Write down every entry once more, exactly as it reads.

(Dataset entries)

>>>

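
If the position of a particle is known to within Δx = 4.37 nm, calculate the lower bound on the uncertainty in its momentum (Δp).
1.207 × 10^-26 kg·m/s

Using the Heisenberg uncertainty principle:
ΔxΔp ≥ ℏ/2

The minimum uncertainty in momentum is:
Δp_min = ℏ/(2Δx)
Δp_min = (1.055e-34 J·s) / (2 × 4.370e-09 m)
Δp_min = 1.207e-26 kg·m/s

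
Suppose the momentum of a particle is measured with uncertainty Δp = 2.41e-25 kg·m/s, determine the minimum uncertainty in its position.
218.791 pm

Using the Heisenberg uncertainty principle:
ΔxΔp ≥ ℏ/2

The minimum uncertainty in position is:
Δx_min = ℏ/(2Δp)
Δx_min = (1.055e-34 J·s) / (2 × 2.410e-25 kg·m/s)
Δx_min = 2.188e-10 m = 218.791 pm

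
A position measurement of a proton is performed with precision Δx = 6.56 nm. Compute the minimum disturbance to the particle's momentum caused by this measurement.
8.038 × 10^-27 kg·m/s

The uncertainty principle implies that measuring position disturbs momentum:
ΔxΔp ≥ ℏ/2

When we measure position with precision Δx, we necessarily introduce a momentum uncertainty:
Δp ≥ ℏ/(2Δx)
Δp_min = (1.055e-34 J·s) / (2 × 6.560e-09 m)
Δp_min = 8.038e-27 kg·m/s

The more precisely we measure position, the greater the momentum disturbance.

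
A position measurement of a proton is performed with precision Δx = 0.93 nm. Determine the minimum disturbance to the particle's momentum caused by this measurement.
5.670 × 10^-26 kg·m/s

The uncertainty principle implies that measuring position disturbs momentum:
ΔxΔp ≥ ℏ/2

When we measure position with precision Δx, we necessarily introduce a momentum uncertainty:
Δp ≥ ℏ/(2Δx)
Δp_min = (1.055e-34 J·s) / (2 × 9.300e-10 m)
Δp_min = 5.670e-26 kg·m/s

The more precisely we measure position, the greater the momentum disturbance.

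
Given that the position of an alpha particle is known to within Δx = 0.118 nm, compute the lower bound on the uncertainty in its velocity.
67.250 m/s

Using the Heisenberg uncertainty principle and Δp = mΔv:
ΔxΔp ≥ ℏ/2
Δx(mΔv) ≥ ℏ/2

The minimum uncertainty in velocity is:
Δv_min = ℏ/(2mΔx)
Δv_min = (1.055e-34 J·s) / (2 × 6.645e-27 kg × 1.180e-10 m)
Δv_min = 6.725e+01 m/s = 67.250 m/s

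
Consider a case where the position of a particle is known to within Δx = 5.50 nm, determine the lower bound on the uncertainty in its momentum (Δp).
9.587 × 10^-27 kg·m/s

Using the Heisenberg uncertainty principle:
ΔxΔp ≥ ℏ/2

The minimum uncertainty in momentum is:
Δp_min = ℏ/(2Δx)
Δp_min = (1.055e-34 J·s) / (2 × 5.500e-09 m)
Δp_min = 9.587e-27 kg·m/s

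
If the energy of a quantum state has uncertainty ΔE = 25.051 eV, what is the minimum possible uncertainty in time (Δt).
13.137 as

Using the energy-time uncertainty principle:
ΔEΔt ≥ ℏ/2

The minimum uncertainty in time is:
Δt_min = ℏ/(2ΔE)
Δt_min = (1.055e-34 J·s) / (2 × 4.014e-18 J)
Δt_min = 1.314e-17 s = 13.137 as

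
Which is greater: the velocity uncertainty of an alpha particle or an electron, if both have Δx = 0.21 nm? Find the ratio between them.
The electron has the larger minimum velocity uncertainty, by a ratio of 7294.3.

For both particles, Δp_min = ℏ/(2Δx) = 2.511e-25 kg·m/s (same for both).

The velocity uncertainty is Δv = Δp/m:
- alpha particle: Δv = 2.511e-25 / 6.645e-27 = 3.779e+01 m/s = 37.788 m/s
- electron: Δv = 2.511e-25 / 9.109e-31 = 2.756e+05 m/s = 275.637 km/s

Ratio: 2.756e+05 / 3.779e+01 = 7294.3

The lighter particle has larger velocity uncertainty because Δv ∝ 1/m.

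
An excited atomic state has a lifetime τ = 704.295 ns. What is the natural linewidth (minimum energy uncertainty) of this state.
467.284 peV

Using the energy-time uncertainty principle:
ΔEΔt ≥ ℏ/2

The lifetime τ represents the time uncertainty Δt.
The natural linewidth (minimum energy uncertainty) is:

ΔE = ℏ/(2τ)
ΔE = (1.055e-34 J·s) / (2 × 7.043e-07 s)
ΔE = 7.487e-29 J = 467.284 peV

This natural linewidth limits the precision of spectroscopic measurements.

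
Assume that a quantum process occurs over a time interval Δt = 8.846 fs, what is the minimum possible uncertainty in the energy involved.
37.204 meV

Using the energy-time uncertainty principle:
ΔEΔt ≥ ℏ/2

The minimum uncertainty in energy is:
ΔE_min = ℏ/(2Δt)
ΔE_min = (1.055e-34 J·s) / (2 × 8.846e-15 s)
ΔE_min = 5.961e-21 J = 37.204 meV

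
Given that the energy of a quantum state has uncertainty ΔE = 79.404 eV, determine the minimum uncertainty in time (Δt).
4.145 as

Using the energy-time uncertainty principle:
ΔEΔt ≥ ℏ/2

The minimum uncertainty in time is:
Δt_min = ℏ/(2ΔE)
Δt_min = (1.055e-34 J·s) / (2 × 1.272e-17 J)
Δt_min = 4.145e-18 s = 4.145 as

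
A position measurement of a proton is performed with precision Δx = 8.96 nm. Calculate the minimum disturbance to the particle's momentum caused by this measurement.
5.885 × 10^-27 kg·m/s

The uncertainty principle implies that measuring position disturbs momentum:
ΔxΔp ≥ ℏ/2

When we measure position with precision Δx, we necessarily introduce a momentum uncertainty:
Δp ≥ ℏ/(2Δx)
Δp_min = (1.055e-34 J·s) / (2 × 8.960e-09 m)
Δp_min = 5.885e-27 kg·m/s

The more precisely we measure position, the greater the momentum disturbance.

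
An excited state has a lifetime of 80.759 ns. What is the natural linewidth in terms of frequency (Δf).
985.370 kHz

Using the energy-time uncertainty principle and E = hf:
ΔEΔt ≥ ℏ/2
hΔf·Δt ≥ ℏ/2

The minimum frequency uncertainty is:
Δf = ℏ/(2hτ) = 1/(4πτ)
Δf = 1/(4π × 8.076e-08 s)
Δf = 9.854e+05 Hz = 985.370 kHz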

<<<

■ **Exercise solution**:
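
If the position of a particle is known to within Δx = 4.37 nm, calculate the lower bound on the uncertainty in its momentum (Δp).
1.207 × 10^-26 kg·m/s

Using the Heisenberg uncertainty principle:
ΔxΔp ≥ ℏ/2

The minimum uncertainty in momentum is:
Δp_min = ℏ/(2Δx)
Δp_min = (1.055e-34 J·s) / (2 × 4.370e-09 m)
Δp_min = 1.207e-26 kg·m/s

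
Suppose the momentum of a particle is measured with uncertainty Δp = 2.41e-25 kg·m/s, determine the minimum uncertainty in its position.
218.791 pm

Using the Heisenberg uncertainty principle:
ΔxΔp ≥ ℏ/2

The minimum uncertainty in position is:
Δx_min = ℏ/(2Δp)
Δx_min = (1.055e-34 J·s) / (2 × 2.410e-25 kg·m/s)
Δx_min = 2.188e-10 m = 218.791 pm

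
A position measurement of a proton is performed with precision Δx = 6.56 nm. Compute the minimum disturbance to the particle's momentum caused by this measurement.
8.038 × 10^-27 kg·m/s

The uncertainty principle implies that measuring position disturbs momentum:
ΔxΔp ≥ ℏ/2

When we measure position with precision Δx, we necessarily introduce a momentum uncertainty:
Δp ≥ ℏ/(2Δx)
Δp_min = (1.055e-34 J·s) / (2 × 6.560e-09 m)
Δp_min = 8.038e-27 kg·m/s

The more precisely we measure position, the greater the momentum disturbance.

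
A position measurement of a proton is performed with precision Δx = 0.93 nm. Determine the minimum disturbance to the particle's momentum caused by this measurement.
5.670 × 10^-26 kg·m/s

The uncertainty principle implies that measuring position disturbs momentum:
ΔxΔp ≥ ℏ/2

When we measure position with precision Δx, we necessarily introduce a momentum uncertainty:
Δp ≥ ℏ/(2Δx)
Δp_min = (1.055e-34 J·s) / (2 × 9.300e-10 m)
Δp_min = 5.670e-26 kg·m/s

The more precisely we measure position, the greater the momentum disturbance.

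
Given that the position of an alpha particle is known to within Δx = 0.118 nm, compute the lower bound on the uncertainty in its velocity.
67.250 m/s

Using the Heisenberg uncertainty principle and Δp = mΔv:
ΔxΔp ≥ ℏ/2
Δx(mΔv) ≥ ℏ/2

The minimum uncertainty in velocity is:
Δv_min = ℏ/(2mΔx)
Δv_min = (1.055e-34 J·s) / (2 × 6.645e-27 kg × 1.180e-10 m)
Δv_min = 6.725e+01 m/s = 67.250 m/s

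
Consider a case where the position of a particle is known to within Δx = 5.50 nm, determine the lower bound on the uncertainty in its momentum (Δp).
9.587 × 10^-27 kg·m/s

Using the Heisenberg uncertainty principle:
ΔxΔp ≥ ℏ/2

The minimum uncertainty in momentum is:
Δp_min = ℏ/(2Δx)
Δp_min = (1.055e-34 J·s) / (2 × 5.500e-09 m)
Δp_min = 9.587e-27 kg·m/s

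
If the energy of a quantum state has uncertainty ΔE = 25.051 eV, what is the minimum possible uncertainty in time (Δt).
13.137 as

Using the energy-time uncertainty principle:
ΔEΔt ≥ ℏ/2

The minimum uncertainty in time is:
Δt_min = ℏ/(2ΔE)
Δt_min = (1.055e-34 J·s) / (2 × 4.014e-18 J)
Δt_min = 1.314e-17 s = 13.137 as

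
Which is greater: the velocity uncertainty of an alpha particle or an electron, if both have Δx = 0.21 nm? Find the ratio between them.
The electron has the larger minimum velocity uncertainty, by a ratio of 7294.3.

For both particles, Δp_min = ℏ/(2Δx) = 2.511e-25 kg·m/s (same for both).

The velocity uncertainty is Δv = Δp/m:
- alpha particle: Δv = 2.511e-25 / 6.645e-27 = 3.779e+01 m/s = 37.788 m/s
- electron: Δv = 2.511e-25 / 9.109e-31 = 2.756e+05 m/s = 275.637 km/s

Ratio: 2.756e+05 / 3.779e+01 = 7294.3

The lighter particle has larger velocity uncertainty because Δv ∝ 1/m.

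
An excited atomic state has a lifetime τ = 704.295 ns. What is the natural linewidth (minimum energy uncertainty) of this state.
467.284 peV

Using the energy-time uncertainty principle:
ΔEΔt ≥ ℏ/2

The lifetime τ represents the time uncertainty Δt.
The natural linewidth (minimum energy uncertainty) is:

ΔE = ℏ/(2τ)
ΔE = (1.055e-34 J·s) / (2 × 7.043e-07 s)
ΔE = 7.487e-29 J = 467.284 peV

This natural linewidth limits the precision of spectroscopic measurements.

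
Assume that a quantum process occurs over a time interval Δt = 8.846 fs, what is the minimum possible uncertainty in the energy involved.
37.204 meV

Using the energy-time uncertainty principle:
ΔEΔt ≥ ℏ/2

The minimum uncertainty in energy is:
ΔE_min = ℏ/(2Δt)
ΔE_min = (1.055e-34 J·s) / (2 × 8.846e-15 s)
ΔE_min = 5.961e-21 J = 37.204 meV

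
Given that the energy of a quantum state has uncertainty ΔE = 79.404 eV, determine the minimum uncertainty in time (Δt).
4.145 as

Using the energy-time uncertainty principle:
ΔEΔt ≥ ℏ/2

The minimum uncertainty in time is:
Δt_min = ℏ/(2ΔE)
Δt_min = (1.055e-34 J·s) / (2 × 1.272e-17 J)
Δt_min = 4.145e-18 s = 4.145 as

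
A position measurement of a proton is performed with precision Δx = 8.96 nm. Calculate the minimum disturbance to the particle's momentum caused by this measurement.
5.885 × 10^-27 kg·m/s

The uncertainty principle implies that measuring position disturbs momentum:
ΔxΔp ≥ ℏ/2

When we measure position with precision Δx, we necessarily introduce a momentum uncertainty:
Δp ≥ ℏ/(2Δx)
Δp_min = (1.055e-34 J·s) / (2 × 8.960e-09 m)
Δp_min = 5.885e-27 kg·m/s

The more precisely we measure position, the greater the momentum disturbance.

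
An excited state has a lifetime of 80.759 ns. What is the natural linewidth in terms of frequency (Δf).
985.370 kHz

Using the energy-time uncertainty principle and E = hf:
ΔEΔt ≥ ℏ/2
hΔf·Δt ≥ ℏ/2

The minimum frequency uncertainty is:
Δf = ℏ/(2hτ) = 1/(4πτ)
Δf = 1/(4π × 8.076e-08 s)
Δf = 9.854e+05 Hz = 985.370 kHz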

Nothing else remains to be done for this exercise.